>>>>>
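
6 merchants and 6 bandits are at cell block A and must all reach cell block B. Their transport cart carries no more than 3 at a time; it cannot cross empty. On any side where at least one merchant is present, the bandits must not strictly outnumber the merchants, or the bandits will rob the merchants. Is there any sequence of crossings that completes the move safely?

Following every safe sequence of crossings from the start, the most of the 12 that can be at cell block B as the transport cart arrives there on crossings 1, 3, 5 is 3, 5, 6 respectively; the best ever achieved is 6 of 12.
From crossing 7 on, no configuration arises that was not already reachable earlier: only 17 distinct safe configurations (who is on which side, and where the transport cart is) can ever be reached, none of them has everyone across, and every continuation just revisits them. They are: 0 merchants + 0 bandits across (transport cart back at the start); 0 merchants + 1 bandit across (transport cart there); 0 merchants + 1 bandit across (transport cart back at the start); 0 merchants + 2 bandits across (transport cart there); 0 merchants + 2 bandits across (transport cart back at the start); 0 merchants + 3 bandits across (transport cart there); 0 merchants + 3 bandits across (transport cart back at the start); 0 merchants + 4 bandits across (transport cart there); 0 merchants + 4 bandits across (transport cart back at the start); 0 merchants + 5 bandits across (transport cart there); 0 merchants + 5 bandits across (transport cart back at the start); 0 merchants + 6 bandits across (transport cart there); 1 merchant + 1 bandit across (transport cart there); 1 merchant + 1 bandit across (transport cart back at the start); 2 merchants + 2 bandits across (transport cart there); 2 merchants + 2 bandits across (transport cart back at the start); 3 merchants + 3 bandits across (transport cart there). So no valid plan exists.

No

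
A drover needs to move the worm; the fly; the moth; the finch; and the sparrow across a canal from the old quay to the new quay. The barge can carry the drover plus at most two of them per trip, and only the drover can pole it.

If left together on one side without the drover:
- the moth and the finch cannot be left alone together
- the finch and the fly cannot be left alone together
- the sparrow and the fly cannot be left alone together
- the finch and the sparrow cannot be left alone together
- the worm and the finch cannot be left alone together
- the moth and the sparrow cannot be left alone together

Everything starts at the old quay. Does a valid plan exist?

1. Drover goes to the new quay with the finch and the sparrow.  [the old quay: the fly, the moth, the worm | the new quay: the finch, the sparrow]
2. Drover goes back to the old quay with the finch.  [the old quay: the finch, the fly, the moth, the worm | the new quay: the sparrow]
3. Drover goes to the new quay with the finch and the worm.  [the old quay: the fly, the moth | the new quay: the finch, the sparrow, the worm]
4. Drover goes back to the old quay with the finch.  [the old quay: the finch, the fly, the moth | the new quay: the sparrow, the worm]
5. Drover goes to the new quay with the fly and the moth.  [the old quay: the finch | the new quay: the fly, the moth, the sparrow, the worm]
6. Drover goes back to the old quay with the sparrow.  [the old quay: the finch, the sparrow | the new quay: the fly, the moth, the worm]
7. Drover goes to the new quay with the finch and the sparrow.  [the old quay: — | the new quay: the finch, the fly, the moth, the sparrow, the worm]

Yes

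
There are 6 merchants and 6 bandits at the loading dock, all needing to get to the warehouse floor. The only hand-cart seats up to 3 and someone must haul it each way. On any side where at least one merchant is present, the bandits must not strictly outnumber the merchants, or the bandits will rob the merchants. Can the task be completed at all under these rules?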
<<<<<
>>>>>
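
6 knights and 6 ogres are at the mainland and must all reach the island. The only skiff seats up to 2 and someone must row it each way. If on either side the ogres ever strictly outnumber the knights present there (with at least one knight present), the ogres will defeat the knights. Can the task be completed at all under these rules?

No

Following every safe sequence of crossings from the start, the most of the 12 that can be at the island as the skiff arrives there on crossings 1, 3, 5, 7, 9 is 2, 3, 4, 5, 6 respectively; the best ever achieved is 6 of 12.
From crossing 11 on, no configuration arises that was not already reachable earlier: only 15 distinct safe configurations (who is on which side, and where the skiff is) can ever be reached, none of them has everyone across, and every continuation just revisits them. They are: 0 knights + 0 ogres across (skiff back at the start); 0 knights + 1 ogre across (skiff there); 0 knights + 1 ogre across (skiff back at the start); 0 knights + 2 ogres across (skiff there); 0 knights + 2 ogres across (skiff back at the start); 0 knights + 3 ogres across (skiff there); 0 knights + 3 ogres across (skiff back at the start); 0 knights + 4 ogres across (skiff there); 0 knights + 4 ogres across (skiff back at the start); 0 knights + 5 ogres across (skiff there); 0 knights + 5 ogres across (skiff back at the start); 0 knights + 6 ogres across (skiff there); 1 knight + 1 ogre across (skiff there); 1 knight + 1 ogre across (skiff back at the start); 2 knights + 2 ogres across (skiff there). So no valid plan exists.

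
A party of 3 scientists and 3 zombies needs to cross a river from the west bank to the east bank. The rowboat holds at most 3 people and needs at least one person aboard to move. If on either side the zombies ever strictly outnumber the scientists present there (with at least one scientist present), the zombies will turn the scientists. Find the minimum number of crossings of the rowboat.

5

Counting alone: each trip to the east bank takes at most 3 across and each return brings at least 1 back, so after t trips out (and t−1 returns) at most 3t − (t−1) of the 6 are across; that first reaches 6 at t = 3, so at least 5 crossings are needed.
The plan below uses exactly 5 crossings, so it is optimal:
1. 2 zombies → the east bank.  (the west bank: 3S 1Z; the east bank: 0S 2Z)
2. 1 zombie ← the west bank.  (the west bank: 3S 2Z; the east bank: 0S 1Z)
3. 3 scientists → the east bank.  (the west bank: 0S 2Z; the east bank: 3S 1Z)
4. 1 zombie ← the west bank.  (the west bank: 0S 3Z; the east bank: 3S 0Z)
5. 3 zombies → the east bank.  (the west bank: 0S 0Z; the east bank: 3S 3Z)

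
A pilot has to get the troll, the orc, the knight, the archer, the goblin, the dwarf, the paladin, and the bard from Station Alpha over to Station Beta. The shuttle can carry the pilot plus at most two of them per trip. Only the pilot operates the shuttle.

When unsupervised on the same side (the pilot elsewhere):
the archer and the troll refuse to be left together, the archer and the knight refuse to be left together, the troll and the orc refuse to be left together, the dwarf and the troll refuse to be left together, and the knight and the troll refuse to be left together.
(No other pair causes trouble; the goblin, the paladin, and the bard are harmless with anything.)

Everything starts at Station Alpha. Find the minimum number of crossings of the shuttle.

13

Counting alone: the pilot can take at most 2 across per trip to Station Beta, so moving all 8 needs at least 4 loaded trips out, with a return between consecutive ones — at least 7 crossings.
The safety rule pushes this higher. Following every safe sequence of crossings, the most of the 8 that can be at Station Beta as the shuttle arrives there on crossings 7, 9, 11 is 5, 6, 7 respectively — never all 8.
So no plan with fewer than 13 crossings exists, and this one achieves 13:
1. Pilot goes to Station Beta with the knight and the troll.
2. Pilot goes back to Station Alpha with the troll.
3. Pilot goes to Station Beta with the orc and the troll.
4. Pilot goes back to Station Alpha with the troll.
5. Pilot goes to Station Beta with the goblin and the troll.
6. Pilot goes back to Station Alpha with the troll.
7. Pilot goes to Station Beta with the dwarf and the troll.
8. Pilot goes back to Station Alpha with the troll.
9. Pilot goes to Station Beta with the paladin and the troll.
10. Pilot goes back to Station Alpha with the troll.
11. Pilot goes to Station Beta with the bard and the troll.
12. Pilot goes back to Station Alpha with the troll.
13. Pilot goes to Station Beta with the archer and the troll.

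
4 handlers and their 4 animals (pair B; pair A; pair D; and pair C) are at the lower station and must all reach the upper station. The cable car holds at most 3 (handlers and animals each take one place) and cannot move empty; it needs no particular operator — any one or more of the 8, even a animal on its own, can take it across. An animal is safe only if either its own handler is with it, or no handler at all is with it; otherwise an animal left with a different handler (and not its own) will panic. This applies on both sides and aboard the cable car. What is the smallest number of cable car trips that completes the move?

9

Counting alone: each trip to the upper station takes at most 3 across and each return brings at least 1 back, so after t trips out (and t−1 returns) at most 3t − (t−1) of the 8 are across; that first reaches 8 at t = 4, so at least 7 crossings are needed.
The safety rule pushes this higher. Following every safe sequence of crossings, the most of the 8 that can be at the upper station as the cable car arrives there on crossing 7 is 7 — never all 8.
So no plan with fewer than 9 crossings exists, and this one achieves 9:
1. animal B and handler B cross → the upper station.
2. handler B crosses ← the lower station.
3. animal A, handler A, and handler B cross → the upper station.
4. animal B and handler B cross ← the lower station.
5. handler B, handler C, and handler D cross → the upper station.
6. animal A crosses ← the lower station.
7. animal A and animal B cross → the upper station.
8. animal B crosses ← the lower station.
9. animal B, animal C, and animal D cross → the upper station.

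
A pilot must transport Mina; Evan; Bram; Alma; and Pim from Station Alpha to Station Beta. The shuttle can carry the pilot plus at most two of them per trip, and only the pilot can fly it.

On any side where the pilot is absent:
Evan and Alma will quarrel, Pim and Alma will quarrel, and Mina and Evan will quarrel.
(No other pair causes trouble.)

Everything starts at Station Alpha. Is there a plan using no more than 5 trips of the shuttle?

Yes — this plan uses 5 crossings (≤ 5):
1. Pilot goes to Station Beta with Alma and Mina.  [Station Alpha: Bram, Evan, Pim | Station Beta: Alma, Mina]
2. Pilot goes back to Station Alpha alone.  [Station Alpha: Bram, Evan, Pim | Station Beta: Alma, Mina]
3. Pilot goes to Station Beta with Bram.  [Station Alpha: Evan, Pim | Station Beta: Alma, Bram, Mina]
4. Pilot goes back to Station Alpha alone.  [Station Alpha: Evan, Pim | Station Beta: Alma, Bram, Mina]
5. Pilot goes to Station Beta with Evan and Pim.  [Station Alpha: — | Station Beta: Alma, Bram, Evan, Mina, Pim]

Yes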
<<<<<
Instructions to follow: The entries above hold a line with "On any side where the" and a later line with "(No other pair causes trouble.)". Write out exactly those lines and all lines between, nothing more.

Solution to this task:
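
On any side where the pilot is absent:
Evan and Alma will quarrel, Pim and Alma will quarrel, and Mina and Evan will quarrel.
(No other pair causes trouble.)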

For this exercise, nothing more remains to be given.